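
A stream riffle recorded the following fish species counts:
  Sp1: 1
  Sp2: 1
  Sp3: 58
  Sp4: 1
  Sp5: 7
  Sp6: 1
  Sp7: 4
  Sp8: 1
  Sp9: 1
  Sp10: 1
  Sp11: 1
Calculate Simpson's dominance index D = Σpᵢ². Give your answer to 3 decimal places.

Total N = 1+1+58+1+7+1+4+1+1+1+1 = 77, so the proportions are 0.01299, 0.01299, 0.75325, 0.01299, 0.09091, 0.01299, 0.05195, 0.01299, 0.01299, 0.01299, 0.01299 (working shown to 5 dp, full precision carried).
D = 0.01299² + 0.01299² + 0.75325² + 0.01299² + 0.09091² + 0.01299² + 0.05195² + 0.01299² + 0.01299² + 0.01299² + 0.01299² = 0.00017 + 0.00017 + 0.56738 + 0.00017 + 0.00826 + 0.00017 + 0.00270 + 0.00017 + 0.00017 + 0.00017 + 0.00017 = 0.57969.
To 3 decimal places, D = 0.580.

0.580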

- - -

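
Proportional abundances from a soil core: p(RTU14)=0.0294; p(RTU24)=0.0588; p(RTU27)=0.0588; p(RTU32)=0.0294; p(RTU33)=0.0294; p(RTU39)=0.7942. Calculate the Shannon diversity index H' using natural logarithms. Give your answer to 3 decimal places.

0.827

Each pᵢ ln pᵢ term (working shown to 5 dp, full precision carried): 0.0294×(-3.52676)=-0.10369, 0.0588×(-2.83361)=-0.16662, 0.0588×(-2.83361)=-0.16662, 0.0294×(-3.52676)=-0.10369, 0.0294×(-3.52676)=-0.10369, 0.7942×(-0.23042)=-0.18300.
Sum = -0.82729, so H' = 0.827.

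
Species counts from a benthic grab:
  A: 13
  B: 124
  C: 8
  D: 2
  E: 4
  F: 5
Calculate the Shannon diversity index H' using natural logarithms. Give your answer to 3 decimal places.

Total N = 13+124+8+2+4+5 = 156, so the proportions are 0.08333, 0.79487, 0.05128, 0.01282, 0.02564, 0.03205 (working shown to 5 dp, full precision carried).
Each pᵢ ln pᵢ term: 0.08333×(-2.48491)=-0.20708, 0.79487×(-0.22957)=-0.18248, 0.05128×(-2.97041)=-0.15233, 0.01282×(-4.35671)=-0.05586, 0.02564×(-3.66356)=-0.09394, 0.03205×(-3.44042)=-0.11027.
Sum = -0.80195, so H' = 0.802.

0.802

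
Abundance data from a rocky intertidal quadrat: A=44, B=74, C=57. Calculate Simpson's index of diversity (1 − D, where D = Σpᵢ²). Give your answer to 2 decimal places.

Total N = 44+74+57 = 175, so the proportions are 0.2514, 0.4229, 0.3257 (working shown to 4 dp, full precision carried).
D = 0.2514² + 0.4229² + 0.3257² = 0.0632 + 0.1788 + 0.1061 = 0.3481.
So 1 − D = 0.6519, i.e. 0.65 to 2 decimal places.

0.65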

- - -

= REQUIRED WORK =
If a line in the data above includes the string "counts", copy it.

= ANSWER AREA =
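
A stream riffle recorded the following fish species counts:
Species counts from a benthic grab: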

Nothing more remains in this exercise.